▶ **EXERCISE AIM**
Find and return every line of the data that contains the word "given".

▶ **INFORMATION SUPPLIED**
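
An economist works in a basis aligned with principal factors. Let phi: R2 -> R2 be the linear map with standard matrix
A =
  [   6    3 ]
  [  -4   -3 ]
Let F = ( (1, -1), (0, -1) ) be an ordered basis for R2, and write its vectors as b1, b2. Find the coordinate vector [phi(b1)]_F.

(3, -2)

Column 1 of [phi]_F is the F-coordinate vector of phi(b1).
In standard coordinates phi(b1) = A b1 = (3, -1).
Converting to F: (3, -1) = 3b1 - 2b2, so the coordinate vector is (3, -2).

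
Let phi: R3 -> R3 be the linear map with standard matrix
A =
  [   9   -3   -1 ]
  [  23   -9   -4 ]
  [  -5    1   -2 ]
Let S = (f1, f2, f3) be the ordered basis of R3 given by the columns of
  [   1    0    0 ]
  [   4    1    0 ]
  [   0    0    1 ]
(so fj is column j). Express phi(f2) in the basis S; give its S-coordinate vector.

Column 2 of [phi]_S is the S-coordinate vector of phi(f2).
In standard coordinates phi(f2) = A f2 = [-3, -9, 1].
Converting to S: [-3, -9, 1] = -3f1 + 3f2 + f3, so the coordinate vector is [-3, 3, 1].

[-3, 3, 1]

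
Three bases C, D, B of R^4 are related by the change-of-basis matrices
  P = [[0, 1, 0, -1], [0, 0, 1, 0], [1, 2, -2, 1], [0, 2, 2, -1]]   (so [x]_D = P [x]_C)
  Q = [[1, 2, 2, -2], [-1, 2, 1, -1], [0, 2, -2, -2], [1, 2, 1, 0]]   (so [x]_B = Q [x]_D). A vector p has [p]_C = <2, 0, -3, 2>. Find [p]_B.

<28, 14, -10, 2>

Apply P to get D-coordinates <-2, -3, 10, -8>, then Q to get B-coordinates.
The result is [p]_B = <28, 14, -10, 2>.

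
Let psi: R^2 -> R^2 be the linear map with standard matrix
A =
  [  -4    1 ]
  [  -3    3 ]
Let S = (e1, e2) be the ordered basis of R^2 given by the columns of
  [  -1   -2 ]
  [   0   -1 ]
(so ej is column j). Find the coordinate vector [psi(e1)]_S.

Column 1 of [psi]_S is the S-coordinate vector of psi(e1).
In standard coordinates psi(e1) = A e1 = <4, 3>.
Converting to S: <4, 3> = 2e1 - 3e2, so the coordinate vector is <2, -3>.

<2, -3>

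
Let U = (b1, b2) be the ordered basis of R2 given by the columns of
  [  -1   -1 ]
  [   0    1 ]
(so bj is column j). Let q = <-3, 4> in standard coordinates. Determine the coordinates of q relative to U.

<-1, 4>

[q]_U is the unique c with M c = q, where M has columns b1, b2.
System: -c_1 - c_2 = -3, 0c_1 + c_2 = 4; solving gives c_1 = -1, c_2 = 4.
Check: -b1 + 4b2 = <-3, 4>.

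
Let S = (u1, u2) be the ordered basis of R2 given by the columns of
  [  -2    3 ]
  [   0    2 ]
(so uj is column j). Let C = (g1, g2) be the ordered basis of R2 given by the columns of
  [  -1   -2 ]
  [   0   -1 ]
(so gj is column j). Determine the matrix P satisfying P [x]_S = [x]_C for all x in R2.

Take x = uj: its S-coordinates are the j-th standard unit vector, so P e_j — column j of P — equals [uj]_C.
u1 = 2g1 + 0·g2, giving column 1 = <2, 0>; repeating for each j gives P = [[2, 1], [0, -2]].

[[2, 1], [0, -2]]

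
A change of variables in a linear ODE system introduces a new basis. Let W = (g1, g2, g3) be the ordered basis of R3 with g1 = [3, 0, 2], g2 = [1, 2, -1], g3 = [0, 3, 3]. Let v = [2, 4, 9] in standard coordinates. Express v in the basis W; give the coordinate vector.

[1, -1, 2]

[v]_W is the unique c with M c = v, where M has columns g1, ..., g3.
Solving this 3x3 system gives c = (1, -1, 2).
Check: g1 - g2 + 2g3 = [2, 4, 9].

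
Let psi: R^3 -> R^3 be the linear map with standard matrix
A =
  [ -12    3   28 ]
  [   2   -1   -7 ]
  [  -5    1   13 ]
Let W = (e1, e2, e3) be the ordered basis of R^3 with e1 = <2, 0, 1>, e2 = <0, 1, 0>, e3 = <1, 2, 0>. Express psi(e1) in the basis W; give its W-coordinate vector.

Compute psi(e1) = A e1 = <4, -3, 3> in standard coordinates.
Then write this in W-coordinates: solve for y in y_1 e1 + ... + y_3 e3 = <4, -3, 3>.
This gives y = <3, 1, -2>, which is column 1 of [psi]_W.

<3, 1, -2>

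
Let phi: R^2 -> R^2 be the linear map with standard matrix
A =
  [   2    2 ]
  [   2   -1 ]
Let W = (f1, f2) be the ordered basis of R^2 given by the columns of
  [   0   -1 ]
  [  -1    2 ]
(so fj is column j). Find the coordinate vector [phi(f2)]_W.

Column 2 of [phi]_W is the W-coordinate vector of phi(f2).
In standard coordinates phi(f2) = A f2 = [2, -4].
Converting to W: [2, -4] = 0·f1 - 2f2, so the coordinate vector is [0, -2].

[0, -2]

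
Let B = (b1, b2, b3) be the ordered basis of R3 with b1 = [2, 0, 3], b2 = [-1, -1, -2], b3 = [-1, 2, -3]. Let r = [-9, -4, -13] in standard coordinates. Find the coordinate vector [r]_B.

[-4, 2, -1]

Write r = c_1 b1 + ... + c_3 b3 and solve for the c_i.
Row-reducing the augmented matrix [M | r] gives c = (-4, 2, -1).
Check: -4b1 + 2b2 - b3 = [-9, -4, -13].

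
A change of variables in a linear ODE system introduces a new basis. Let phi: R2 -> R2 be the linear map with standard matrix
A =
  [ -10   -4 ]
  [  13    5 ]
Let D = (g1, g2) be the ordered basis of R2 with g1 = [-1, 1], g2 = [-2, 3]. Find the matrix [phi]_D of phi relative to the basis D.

[[-2, -2], [-2, -3]]

Let P have columns g1, g2. Then [phi]_D = P^(-1) A P.
Here det P = -1, so P^(-1) is integer; computing A P first and then P^(-1)(A P) gives [[-2, -2], [-2, -3]].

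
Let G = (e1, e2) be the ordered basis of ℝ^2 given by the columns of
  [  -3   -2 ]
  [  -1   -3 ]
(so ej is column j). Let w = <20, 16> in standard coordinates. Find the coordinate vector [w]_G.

<-4, -4>

Write w = c_1 e1 + c_2 e2 and solve for the c_i.
System: -3c_1 - 2c_2 = 20, -c_1 - 3c_2 = 16; solving gives c_1 = -4, c_2 = -4.
Check: -4e1 - 4e2 = <20, 16>.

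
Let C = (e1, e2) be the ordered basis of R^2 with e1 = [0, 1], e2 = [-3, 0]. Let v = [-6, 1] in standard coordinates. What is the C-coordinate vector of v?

We seek scalars with c_1 e1 + c_2 e2 = v; equivalently solve M c = v where the columns of M are e1, e2.
System: 0c_1 - 3c_2 = -6, c_1 + 0c_2 = 1; solving gives c_1 = 1, c_2 = 2.
Check: e1 + 2e2 = [-6, 1].

[1, 2]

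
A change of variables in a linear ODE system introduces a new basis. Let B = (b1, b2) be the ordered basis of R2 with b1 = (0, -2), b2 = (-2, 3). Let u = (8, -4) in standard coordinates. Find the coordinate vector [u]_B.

(-4, -4)

We seek scalars with c_1 b1 + c_2 b2 = u; equivalently solve M c = u where the columns of M are b1, b2.
System: 0c_1 - 2c_2 = 8, -2c_1 + 3c_2 = -4; solving gives c_1 = -4, c_2 = -4.
Check: -4b1 - 4b2 = (8, -4).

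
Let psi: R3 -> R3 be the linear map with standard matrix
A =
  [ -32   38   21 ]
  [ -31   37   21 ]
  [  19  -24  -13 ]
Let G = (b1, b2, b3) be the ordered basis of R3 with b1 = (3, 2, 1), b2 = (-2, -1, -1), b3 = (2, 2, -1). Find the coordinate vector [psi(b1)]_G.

Compute psi(b1) = A b1 = (1, 2, -4) in standard coordinates.
Then write this in G-coordinates: solve for y in y_1 b1 + ... + y_3 b3 = (1, 2, -4).
This gives y = (-3, -2, 3), which is column 1 of [psi]_G.

(-3, -2, 3)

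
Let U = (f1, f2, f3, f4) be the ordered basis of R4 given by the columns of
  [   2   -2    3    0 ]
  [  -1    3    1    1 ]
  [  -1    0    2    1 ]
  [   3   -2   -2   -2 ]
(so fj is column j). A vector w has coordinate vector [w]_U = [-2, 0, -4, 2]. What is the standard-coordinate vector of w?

w = M [w]_U, where M has columns f1, ..., f4.
Carrying out the matrix-vector product, w = [-16, 0, -4, -2].

[-16, 0, -4, -2]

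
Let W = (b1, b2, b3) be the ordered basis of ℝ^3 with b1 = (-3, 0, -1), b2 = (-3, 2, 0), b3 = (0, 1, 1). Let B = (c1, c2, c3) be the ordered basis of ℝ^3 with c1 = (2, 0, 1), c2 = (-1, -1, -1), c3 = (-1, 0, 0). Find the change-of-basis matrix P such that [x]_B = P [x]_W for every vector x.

Take x = bj: its W-coordinates are the j-th standard unit vector, so P e_j — column j of P — equals [bj]_B.
b1 = -c1 + 0·c2 + c3, giving column 1 = (-1, 0, 1); repeating for each j gives P = [[-1, -2, 0], [0, -2, -1], [1, 1, 1]].

[[-1, -2, 0], [0, -2, -1], [1, 1, 1]]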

▶ **YOUR RESPONSE**
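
Let S = (f1, f2, f3) be the ordered basis of R3 given by the columns of
Let S = (e1, e2) be the ordered basis of R^2 given by the columns of
Let U = (b1, b2) be the ordered basis of R2 given by the columns of
Let S = (u1, u2) be the ordered basis of R2 given by the columns of
(so uj is column j). Let C = (g1, g2) be the ordered basis of R2 given by the columns of
Let W = (f1, f2) be the ordered basis of R^2 given by the columns of
Let G = (e1, e2) be the ordered basis of ℝ^2 given by the columns of
Let U = (f1, f2, f3, f4) be the ordered basis of R4 given by the columns of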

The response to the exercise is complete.